Exercise inputs START

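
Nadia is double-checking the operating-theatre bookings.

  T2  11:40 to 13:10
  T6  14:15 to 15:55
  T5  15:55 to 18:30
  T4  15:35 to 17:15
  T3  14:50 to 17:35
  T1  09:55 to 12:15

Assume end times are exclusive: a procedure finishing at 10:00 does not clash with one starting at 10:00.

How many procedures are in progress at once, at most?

Sweep the timeline, counting +1 at each start and −1 at each end (ends before starts at a tie):
09:55 start T1 → 1
11:40 start T2 → 2
12:15 end T1 → 1
13:10 end T2 → 0
14:15 start T6 → 1
14:50 start T3 → 2
15:35 start T4 → 3
15:55 end T6 → 2
15:55 start T5 → 3
17:15 end T4 → 2
17:35 end T3 → 1
18:30 end T5 → 0
Peak is 3, at 15:35 (T3, T4, T6).

3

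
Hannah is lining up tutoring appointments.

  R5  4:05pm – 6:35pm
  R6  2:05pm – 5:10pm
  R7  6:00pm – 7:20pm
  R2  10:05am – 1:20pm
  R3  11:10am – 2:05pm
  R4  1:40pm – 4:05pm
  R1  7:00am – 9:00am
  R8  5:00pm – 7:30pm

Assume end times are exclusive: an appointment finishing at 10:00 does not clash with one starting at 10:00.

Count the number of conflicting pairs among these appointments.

8

Sorted by start: R1, R2, R3, R4, R6, R5, R8, R7.
R2 starts after R1 ends — done with R1.
R3 starts before R2 ends → R2 and R3 overlap.
R4 starts after R2 ends — done with R2.
R4 starts before R3 ends → R3 and R4 overlap.
R6 starts exactly when R3 ends (back-to-back, no overlap) — done with R3.
R6 starts before R4 ends → R4 and R6 overlap.
R5 starts exactly when R4 ends (back-to-back, no overlap) — done with R4.
R5 starts before R6 ends → R6 and R5 overlap.
R8 starts before R6 ends → R6 and R8 overlap.
R7 starts after R6 ends.
R8 starts before R5 ends → R5 and R8 overlap.
R7 starts before R5 ends → R5 and R7 overlap.
R7 starts before R8 ends → R8 and R7 overlap.
Overlapping pairs: R2 & R3, R3 & R4, R4 & R6, R5 & R6, R5 & R7, R5 & R8, R6 & R8, R7 & R8 — 8 in total.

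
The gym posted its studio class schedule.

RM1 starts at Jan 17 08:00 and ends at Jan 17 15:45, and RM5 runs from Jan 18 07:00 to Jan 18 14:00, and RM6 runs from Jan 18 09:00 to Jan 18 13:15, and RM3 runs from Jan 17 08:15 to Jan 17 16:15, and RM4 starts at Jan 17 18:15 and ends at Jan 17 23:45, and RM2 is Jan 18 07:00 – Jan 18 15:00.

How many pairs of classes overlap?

4

Sorted by start: RM1, RM3, RM4, RM2, RM5, RM6.
RM3 starts before RM1 ends → RM1 and RM3 overlap.
RM4 starts after RM1 ends; RM1 is clear from here.
RM4 starts after RM3 ends; RM3 is clear from here.
RM2 starts after RM4 ends; RM4 is clear from here.
RM5 starts before RM2 ends → RM2 and RM5 overlap.
RM6 starts before RM2 ends → RM2 and RM6 overlap.
RM6 starts before RM5 ends → RM5 and RM6 overlap.
Overlapping pairs: RM1 & RM3, RM2 & RM5, RM2 & RM6, RM5 & RM6 — 4 in total.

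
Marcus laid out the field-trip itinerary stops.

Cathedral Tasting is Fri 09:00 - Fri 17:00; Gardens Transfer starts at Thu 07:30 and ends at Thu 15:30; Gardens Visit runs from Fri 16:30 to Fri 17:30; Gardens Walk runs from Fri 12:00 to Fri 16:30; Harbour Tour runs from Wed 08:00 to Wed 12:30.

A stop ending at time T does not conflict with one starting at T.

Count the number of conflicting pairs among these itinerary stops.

2

Sorted by start: Harbour Tour, Gardens Transfer, Cathedral Tasting, Gardens Walk, Gardens Visit.
Gardens Transfer starts after Harbour Tour ends — done with Harbour Tour.
Cathedral Tasting starts after Gardens Transfer ends — done with Gardens Transfer.
Gardens Walk starts before Cathedral Tasting ends → Cathedral Tasting and Gardens Walk overlap.
Gardens Visit starts before Cathedral Tasting ends → Cathedral Tasting and Gardens Visit overlap.
Gardens Visit starts exactly when Gardens Walk ends (back-to-back, no overlap).
Overlapping pairs: Cathedral Tasting & Gardens Visit, Cathedral Tasting & Gardens Walk — 2 in total.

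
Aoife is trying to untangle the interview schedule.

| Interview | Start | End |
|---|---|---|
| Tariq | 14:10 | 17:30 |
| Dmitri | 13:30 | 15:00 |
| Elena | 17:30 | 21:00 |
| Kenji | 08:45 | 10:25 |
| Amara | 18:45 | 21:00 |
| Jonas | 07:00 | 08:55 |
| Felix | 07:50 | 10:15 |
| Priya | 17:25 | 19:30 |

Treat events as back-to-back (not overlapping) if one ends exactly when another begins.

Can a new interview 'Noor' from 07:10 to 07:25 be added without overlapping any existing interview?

Jonas: starts 07:00 before Noor ends 07:25, and ends 08:55 after Noor starts 07:10 → overlap.
Felix: starts 07:50 at or after Noor ends 07:25 → clear.
Kenji: starts 08:45 at or after Noor ends 07:25 → clear.
Dmitri: starts 13:30 at or after Noor ends 07:25 → clear.
Tariq: starts 14:10 at or after Noor ends 07:25 → clear.
Priya: starts 17:25 at or after Noor ends 07:25 → clear.
Elena: starts 17:30 at or after Noor ends 07:25 → clear.
Amara: starts 18:45 at or after Noor ends 07:25 → clear.
Noor overlaps Jonas.

No — it overlaps Jonas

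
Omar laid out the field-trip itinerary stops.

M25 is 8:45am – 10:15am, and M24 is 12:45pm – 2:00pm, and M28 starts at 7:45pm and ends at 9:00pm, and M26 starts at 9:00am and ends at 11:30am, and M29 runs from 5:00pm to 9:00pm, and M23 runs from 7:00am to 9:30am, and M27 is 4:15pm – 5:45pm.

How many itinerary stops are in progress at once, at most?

3

Sweep the timeline, counting +1 at each start and −1 at each end (ends before starts at a tie):
7:00am start M23 → 1
8:45am start M25 → 2
9:00am start M26 → 3
9:30am end M23 → 2
10:15am end M25 → 1
11:30am end M26 → 0
12:45pm start M24 → 1
2:00pm end M24 → 0
4:15pm start M27 → 1
5:00pm start M29 → 2
5:45pm end M27 → 1
7:45pm start M28 → 2
9:00pm end M28 → 1
9:00pm end M29 → 0
Peak is 3, at 9:00am (M23, M25, M26).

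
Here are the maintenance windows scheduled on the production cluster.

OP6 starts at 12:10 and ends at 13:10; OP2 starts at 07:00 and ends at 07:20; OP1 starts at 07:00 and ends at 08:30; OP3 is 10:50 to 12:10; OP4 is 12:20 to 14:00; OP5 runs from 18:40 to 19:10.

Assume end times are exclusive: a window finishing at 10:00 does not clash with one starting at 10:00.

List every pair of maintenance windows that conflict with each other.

OP1 & OP2, OP4 & OP6

Sorted by start: OP1, OP2, OP3, OP6, OP4, OP5.
OP2 starts before OP1 ends → OP1 and OP2 overlap.
OP3 starts after OP1 ends, so nothing later overlaps OP1 either.
OP3 starts after OP2 ends, so nothing later overlaps OP2 either.
OP6 starts exactly when OP3 ends (back-to-back, no overlap), so nothing later overlaps OP3 either.
OP4 starts before OP6 ends → OP6 and OP4 overlap.
OP5 starts after OP6 ends.
OP5 starts after OP4 ends.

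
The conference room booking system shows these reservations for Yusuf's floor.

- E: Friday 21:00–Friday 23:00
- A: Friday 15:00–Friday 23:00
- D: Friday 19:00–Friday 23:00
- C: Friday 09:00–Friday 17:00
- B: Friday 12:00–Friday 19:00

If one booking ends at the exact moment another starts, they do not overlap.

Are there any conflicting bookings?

Check each pair: they overlap iff neither finishes before the other starts.
Sorted by start: C, B, A, D, E.
B starts before C ends → C and B overlap.
That's a conflict, so the schedule is not conflict-free.

Yes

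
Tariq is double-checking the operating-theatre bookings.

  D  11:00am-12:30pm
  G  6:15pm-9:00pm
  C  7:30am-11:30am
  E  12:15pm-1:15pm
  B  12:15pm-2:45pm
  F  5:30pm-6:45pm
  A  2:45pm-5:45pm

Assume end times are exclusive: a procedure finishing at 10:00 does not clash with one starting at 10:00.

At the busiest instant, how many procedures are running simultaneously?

3

Sweep the timeline, counting +1 at each start and −1 at each end (ends before starts at a tie):
7:30am start C → 1
11:00am start D → 2
11:30am end C → 1
12:15pm start B → 2
12:15pm start E → 3
12:30pm end D → 2
1:15pm end E → 1
2:45pm end B → 0
2:45pm start A → 1
5:30pm start F → 2
5:45pm end A → 1
6:15pm start G → 2
6:45pm end F → 1
9:00pm end G → 0
Peak is 3, at 12:15pm (B, D, E).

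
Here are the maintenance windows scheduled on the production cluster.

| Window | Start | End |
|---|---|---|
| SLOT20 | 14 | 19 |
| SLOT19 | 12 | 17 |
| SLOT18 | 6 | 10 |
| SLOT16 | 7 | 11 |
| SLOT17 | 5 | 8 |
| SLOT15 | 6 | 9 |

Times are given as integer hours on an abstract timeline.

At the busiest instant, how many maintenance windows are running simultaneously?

4

Sweep the timeline, counting +1 at each start and −1 at each end (ends before starts at a tie):
5 start SLOT17 → 1
6 start SLOT15 → 2
6 start SLOT18 → 3
7 start SLOT16 → 4
8 end SLOT17 → 3
9 end SLOT15 → 2
10 end SLOT18 → 1
11 end SLOT16 → 0
12 start SLOT19 → 1
14 start SLOT20 → 2
17 end SLOT19 → 1
19 end SLOT20 → 0
Peak is 4, at 7 (SLOT15, SLOT16, SLOT17, SLOT18).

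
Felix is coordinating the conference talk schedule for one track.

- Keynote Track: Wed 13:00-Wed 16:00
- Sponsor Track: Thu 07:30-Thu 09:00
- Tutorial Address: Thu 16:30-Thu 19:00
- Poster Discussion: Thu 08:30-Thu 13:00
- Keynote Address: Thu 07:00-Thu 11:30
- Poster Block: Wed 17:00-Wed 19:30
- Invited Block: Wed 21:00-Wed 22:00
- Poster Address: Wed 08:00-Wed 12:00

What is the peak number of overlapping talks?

Sweep the timeline, counting +1 at each start and −1 at each end (ends before starts at a tie):
Wed 08:00 start Poster Address → 1
Wed 12:00 end Poster Address → 0
Wed 13:00 start Keynote Track → 1
Wed 16:00 end Keynote Track → 0
Wed 17:00 start Poster Block → 1
Wed 19:30 end Poster Block → 0
Wed 21:00 start Invited Block → 1
Wed 22:00 end Invited Block → 0
Thu 07:00 start Keynote Address → 1
Thu 07:30 start Sponsor Track → 2
Thu 08:30 start Poster Discussion → 3
Thu 09:00 end Sponsor Track → 2
Thu 11:30 end Keynote Address → 1
Thu 13:00 end Poster Discussion → 0
Thu 16:30 start Tutorial Address → 1
Thu 19:00 end Tutorial Address → 0
Peak is 3, at Thu 08:30 (Keynote Address, Poster Discussion, Sponsor Track).

3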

Exercise inputs END

▸ Task:
Find the line with "Window | Start | End |" in the entries above. Retype it and each line after it, exactly, through the line with "Times are given", and stop there.

▸ Result:
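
| Window | Start | End |
|---|---|---|
| SLOT20 | 14 | 19 |
| SLOT19 | 12 | 17 |
| SLOT18 | 6 | 10 |
| SLOT16 | 7 | 11 |
| SLOT17 | 5 | 8 |
| SLOT15 | 6 | 9 |

Times are given as integer hours on an abstract timeline.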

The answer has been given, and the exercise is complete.